== Task instructions ==
Locate and copy each line in the data that contains the word "have".

** Listed records follows **

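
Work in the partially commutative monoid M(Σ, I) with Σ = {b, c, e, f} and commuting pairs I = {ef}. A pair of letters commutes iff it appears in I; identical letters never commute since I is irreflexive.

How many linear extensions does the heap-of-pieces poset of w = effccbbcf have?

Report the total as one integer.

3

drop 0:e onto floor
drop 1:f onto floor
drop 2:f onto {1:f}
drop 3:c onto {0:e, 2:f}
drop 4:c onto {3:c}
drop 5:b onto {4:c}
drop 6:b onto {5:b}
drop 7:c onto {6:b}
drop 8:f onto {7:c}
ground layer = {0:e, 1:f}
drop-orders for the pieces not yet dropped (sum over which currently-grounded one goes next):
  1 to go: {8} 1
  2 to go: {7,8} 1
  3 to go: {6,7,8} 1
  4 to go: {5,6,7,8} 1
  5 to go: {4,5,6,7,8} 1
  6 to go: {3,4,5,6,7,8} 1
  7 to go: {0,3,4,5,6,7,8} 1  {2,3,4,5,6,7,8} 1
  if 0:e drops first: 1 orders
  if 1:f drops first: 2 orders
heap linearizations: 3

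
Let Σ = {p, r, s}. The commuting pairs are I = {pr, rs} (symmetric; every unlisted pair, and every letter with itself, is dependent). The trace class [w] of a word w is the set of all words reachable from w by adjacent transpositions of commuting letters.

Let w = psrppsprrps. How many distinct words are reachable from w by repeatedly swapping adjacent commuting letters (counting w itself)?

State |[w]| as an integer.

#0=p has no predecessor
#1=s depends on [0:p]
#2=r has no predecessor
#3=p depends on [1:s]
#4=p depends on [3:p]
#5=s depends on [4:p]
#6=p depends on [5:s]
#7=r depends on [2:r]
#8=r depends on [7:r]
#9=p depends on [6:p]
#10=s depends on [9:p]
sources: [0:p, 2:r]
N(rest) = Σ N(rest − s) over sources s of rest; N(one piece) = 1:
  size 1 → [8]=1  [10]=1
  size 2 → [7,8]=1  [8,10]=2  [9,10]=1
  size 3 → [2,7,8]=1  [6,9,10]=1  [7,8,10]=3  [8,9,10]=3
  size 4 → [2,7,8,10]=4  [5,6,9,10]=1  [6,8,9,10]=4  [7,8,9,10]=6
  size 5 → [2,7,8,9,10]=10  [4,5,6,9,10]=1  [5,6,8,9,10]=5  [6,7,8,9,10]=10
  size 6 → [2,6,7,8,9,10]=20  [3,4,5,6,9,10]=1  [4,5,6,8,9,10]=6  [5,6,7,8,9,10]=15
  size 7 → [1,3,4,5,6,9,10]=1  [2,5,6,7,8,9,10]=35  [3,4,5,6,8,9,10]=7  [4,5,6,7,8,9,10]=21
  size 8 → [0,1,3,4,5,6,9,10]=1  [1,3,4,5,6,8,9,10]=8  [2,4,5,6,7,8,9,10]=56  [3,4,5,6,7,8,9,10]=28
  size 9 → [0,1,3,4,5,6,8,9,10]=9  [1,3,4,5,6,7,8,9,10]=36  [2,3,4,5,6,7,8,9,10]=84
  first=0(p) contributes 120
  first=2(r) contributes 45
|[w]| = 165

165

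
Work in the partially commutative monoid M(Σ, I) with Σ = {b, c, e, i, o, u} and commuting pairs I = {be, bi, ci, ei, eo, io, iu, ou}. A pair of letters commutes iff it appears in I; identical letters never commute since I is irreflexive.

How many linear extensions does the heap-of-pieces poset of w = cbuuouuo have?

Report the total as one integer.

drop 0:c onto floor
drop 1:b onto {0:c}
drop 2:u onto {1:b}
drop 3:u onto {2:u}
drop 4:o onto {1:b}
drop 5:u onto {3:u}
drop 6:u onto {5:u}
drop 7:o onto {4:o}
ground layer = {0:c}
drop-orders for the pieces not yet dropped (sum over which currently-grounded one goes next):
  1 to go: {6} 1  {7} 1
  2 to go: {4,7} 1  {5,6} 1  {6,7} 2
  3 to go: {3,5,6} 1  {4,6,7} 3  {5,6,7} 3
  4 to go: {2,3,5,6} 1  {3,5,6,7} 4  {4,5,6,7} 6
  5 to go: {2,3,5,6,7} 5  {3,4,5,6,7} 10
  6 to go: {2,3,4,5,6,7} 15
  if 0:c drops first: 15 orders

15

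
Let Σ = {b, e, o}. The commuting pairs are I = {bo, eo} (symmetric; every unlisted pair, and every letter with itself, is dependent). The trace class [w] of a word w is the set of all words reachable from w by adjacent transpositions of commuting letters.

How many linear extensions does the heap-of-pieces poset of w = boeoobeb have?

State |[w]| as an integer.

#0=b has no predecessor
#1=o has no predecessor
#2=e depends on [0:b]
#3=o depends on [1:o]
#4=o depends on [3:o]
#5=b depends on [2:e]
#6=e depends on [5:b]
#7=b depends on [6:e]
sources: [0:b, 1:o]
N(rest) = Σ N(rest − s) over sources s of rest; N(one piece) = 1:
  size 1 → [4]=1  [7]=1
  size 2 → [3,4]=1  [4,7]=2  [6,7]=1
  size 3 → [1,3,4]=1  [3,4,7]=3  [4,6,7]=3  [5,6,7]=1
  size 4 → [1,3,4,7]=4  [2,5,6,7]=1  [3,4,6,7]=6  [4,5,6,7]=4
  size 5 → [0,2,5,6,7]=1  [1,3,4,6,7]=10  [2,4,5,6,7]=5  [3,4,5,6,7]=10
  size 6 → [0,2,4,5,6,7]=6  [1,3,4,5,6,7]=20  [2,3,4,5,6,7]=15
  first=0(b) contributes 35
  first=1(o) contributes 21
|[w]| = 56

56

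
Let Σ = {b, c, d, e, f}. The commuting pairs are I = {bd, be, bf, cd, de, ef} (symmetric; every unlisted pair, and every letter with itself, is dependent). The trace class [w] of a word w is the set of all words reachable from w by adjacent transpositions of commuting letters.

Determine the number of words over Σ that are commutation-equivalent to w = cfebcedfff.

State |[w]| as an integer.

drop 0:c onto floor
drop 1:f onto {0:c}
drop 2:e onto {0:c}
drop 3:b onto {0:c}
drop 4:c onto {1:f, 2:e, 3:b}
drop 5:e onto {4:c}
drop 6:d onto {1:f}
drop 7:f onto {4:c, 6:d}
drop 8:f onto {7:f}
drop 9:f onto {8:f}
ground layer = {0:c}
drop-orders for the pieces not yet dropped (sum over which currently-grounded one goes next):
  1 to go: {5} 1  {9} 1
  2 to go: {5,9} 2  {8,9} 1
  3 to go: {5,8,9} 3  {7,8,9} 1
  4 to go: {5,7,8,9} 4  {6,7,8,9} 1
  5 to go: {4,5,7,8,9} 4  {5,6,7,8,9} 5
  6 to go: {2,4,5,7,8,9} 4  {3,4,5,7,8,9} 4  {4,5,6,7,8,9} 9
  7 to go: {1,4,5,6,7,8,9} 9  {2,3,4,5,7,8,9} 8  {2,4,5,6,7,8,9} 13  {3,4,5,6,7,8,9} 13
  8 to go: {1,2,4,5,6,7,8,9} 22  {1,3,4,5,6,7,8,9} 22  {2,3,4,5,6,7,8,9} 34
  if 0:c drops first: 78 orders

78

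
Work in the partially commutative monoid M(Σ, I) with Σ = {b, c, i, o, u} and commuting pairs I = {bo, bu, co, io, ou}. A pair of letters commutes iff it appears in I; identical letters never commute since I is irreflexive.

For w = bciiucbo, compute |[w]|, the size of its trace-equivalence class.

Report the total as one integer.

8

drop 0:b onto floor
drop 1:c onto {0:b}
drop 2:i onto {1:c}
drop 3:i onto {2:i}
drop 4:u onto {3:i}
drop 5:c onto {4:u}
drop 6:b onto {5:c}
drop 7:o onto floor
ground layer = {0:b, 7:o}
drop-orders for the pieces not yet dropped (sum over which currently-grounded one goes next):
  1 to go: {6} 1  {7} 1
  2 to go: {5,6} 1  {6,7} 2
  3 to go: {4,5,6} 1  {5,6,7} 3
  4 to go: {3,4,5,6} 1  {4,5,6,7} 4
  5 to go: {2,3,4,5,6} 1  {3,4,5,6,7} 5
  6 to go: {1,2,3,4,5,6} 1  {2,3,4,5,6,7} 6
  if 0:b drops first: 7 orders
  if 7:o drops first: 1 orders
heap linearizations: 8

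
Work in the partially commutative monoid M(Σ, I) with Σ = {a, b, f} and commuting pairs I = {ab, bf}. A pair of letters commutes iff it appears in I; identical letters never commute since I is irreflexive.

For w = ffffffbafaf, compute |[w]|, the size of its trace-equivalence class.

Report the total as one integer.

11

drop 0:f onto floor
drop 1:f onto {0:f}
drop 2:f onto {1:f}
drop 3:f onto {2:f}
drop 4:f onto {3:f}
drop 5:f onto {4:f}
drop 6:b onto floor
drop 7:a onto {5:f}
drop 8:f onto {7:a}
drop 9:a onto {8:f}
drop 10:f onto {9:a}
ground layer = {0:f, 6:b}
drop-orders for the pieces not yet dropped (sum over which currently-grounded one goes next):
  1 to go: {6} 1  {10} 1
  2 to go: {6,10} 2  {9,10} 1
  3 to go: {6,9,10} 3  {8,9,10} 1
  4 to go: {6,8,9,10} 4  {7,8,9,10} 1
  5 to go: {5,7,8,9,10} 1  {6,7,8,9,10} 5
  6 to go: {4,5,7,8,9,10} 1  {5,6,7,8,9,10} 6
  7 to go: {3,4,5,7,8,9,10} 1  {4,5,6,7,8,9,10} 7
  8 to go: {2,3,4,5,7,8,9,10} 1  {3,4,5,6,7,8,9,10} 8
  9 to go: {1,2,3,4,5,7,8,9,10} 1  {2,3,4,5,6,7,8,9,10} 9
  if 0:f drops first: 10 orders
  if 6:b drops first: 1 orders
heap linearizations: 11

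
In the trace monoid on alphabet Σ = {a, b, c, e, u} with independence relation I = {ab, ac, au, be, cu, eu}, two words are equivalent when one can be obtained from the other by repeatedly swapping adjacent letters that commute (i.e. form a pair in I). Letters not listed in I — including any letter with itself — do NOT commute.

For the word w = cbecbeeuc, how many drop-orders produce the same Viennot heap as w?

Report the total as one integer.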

** End of Listed records **

== Answer space ==
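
How many linear extensions does the heap-of-pieces poset of w = effccbbcf have?
How many linear extensions does the heap-of-pieces poset of w = cbuuouuo have?
How many linear extensions does the heap-of-pieces poset of w = boeoobeb have?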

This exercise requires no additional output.